• _ASSIGNMENT_: The response must consist of the lines below from the one with "- Homework (0.16)" through the one with "Aria's scores —", exactly as they appear and with both ends kept.

Stored data:
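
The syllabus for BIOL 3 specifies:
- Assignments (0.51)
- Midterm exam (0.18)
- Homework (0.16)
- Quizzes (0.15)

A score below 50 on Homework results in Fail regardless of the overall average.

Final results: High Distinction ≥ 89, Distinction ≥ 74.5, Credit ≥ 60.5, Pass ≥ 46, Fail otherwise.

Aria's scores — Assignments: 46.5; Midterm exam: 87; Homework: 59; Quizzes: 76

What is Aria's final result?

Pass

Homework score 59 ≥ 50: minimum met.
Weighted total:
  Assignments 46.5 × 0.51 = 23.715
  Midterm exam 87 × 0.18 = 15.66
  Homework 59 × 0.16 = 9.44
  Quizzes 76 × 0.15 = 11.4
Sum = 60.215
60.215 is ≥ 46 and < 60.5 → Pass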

--

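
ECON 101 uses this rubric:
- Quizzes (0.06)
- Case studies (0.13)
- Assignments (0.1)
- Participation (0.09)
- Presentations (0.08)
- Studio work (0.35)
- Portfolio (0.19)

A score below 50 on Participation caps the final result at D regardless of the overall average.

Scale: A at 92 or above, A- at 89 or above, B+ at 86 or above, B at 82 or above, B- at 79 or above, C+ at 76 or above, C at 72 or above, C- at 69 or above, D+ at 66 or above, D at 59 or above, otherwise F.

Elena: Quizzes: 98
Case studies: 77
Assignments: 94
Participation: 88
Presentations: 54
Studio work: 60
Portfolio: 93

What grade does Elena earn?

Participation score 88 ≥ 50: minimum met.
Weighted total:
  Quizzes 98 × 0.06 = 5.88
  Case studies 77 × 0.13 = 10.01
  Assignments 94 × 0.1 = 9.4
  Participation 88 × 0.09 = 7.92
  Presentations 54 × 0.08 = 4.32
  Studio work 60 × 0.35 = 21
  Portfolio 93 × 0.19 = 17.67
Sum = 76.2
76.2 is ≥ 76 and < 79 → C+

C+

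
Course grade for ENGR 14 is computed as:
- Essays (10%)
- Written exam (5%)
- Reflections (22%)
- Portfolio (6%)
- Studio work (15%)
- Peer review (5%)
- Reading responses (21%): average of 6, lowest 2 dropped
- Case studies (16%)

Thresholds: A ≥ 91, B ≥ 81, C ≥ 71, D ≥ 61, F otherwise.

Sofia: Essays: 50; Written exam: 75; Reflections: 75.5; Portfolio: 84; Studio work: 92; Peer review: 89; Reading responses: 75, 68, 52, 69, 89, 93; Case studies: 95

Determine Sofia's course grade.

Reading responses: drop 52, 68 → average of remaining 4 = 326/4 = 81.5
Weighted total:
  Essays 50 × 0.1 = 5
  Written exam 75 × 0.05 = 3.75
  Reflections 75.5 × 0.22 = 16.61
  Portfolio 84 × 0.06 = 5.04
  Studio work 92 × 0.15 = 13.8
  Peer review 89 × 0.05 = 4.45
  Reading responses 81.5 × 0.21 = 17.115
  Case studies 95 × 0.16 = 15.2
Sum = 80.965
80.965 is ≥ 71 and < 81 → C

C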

• _SOLUTION FOR THIS EXERCISE_:
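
- Homework (0.16)
- Quizzes (0.15)

A score below 50 on Homework results in Fail regardless of the overall average.

Final results: High Distinction ≥ 89, Distinction ≥ 74.5, Credit ≥ 60.5, Pass ≥ 46, Fail otherwise.

Aria's scores — Assignments: 46.5; Midterm exam: 87; Homework: 59; Quizzes: 76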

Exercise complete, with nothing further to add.